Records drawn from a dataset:

+ + + + + + +

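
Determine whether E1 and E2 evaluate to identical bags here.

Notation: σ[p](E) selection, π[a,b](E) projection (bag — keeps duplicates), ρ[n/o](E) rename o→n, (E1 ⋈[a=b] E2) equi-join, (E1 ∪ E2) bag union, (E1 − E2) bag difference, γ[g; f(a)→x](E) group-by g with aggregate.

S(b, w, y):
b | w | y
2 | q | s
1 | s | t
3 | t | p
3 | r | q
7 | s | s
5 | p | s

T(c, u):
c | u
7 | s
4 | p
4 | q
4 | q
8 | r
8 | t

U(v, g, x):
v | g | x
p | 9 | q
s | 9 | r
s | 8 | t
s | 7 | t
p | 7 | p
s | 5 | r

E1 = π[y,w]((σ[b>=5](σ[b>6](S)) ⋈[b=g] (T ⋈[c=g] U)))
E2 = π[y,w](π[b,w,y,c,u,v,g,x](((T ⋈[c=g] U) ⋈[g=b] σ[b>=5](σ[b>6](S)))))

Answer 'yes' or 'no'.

E1 stepwise |·|:
  S → 6
  σ[b>6](S) → 1
  σ[b>=5](σ[b>6](S)) → 1
  T → 6
  U → 6
  (T ⋈[c=g] U) → 4
  (σ[b>=5](σ[b>6](S)) ⋈[b=g] (T ⋈[c=g] U)) → 2
  π[y,w]((σ[b>=5](σ[b>6](S)) ⋈[b=g] (T ⋈[c=g] U))) → 2
E2 stepwise |·|:
  T → 6
  U → 6
  (T ⋈[c=g] U) → 4
  S → 6
  σ[b>6](S) → 1
  σ[b>=5](σ[b>6](S)) → 1
  ((T ⋈[c=g] U) ⋈[g=b] σ[b>=5](σ[b>6](S))) → 2
  π[b,w,y,c,u,v,g,x](((T ⋈[c=g] U) ⋈[g=b] σ[b>=5](σ[b>6](S)))) → 2
  π[y,w](π[b,w,y,c,u,v,g,x](((T ⋈[c=g] U) ⋈[g=b] σ[b>=5](σ[b>6](S))))) → 2

E1 and E2 produce the same multiset:
y | w
s | s
s | s

yes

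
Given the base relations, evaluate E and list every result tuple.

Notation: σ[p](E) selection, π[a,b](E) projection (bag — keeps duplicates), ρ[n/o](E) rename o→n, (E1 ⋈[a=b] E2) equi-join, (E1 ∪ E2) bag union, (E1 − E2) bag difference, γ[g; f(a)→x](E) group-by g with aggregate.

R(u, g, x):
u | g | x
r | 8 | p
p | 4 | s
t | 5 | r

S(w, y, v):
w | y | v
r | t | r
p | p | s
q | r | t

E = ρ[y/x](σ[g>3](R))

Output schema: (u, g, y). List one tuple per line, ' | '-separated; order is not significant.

Stepwise |·|:
  R → 3
  σ[g>3](R) → 3
  ρ[y/x](σ[g>3](R)) → 3

== RESULT ==
u | g | y
p | 4 | s
r | 8 | p
t | 5 | r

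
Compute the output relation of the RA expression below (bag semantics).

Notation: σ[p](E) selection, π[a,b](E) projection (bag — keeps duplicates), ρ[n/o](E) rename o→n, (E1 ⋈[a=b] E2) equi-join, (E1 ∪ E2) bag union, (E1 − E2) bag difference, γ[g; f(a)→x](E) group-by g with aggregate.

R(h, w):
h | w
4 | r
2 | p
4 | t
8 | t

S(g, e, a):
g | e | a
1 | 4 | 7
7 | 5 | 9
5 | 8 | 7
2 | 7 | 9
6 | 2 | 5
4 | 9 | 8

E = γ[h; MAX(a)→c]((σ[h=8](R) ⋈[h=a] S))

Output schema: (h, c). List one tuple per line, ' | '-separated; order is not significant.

Row counts bottom-up:
  R → 4
  σ[h=8](R) → 1
  S → 6
  (σ[h=8](R) ⋈[h=a] S) → 1
  γ[h; MAX(a)→c]((σ[h=8](R) ⋈[h=a] S)) → 1

== RESULT ==
h | c
8 | 8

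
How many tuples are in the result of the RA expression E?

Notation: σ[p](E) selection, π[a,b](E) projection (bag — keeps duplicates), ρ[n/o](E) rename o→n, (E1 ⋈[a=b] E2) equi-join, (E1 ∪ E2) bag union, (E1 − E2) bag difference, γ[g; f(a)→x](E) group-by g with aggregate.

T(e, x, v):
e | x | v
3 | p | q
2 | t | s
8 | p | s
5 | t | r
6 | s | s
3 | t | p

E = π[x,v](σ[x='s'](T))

Per-node cardinality:
  T → 6
  σ[x='s'](T) → 1
  π[x,v](σ[x='s'](T)) → 1

|E| = 1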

+ + + + + + +

» **WHAT THE TASK REQUIRES**
Extract each line holding the word "expression" from the records.

» **TASK RESPONSE**
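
Compute the output relation of the RA expression below (bag semantics).
How many tuples are in the result of the RA expression E?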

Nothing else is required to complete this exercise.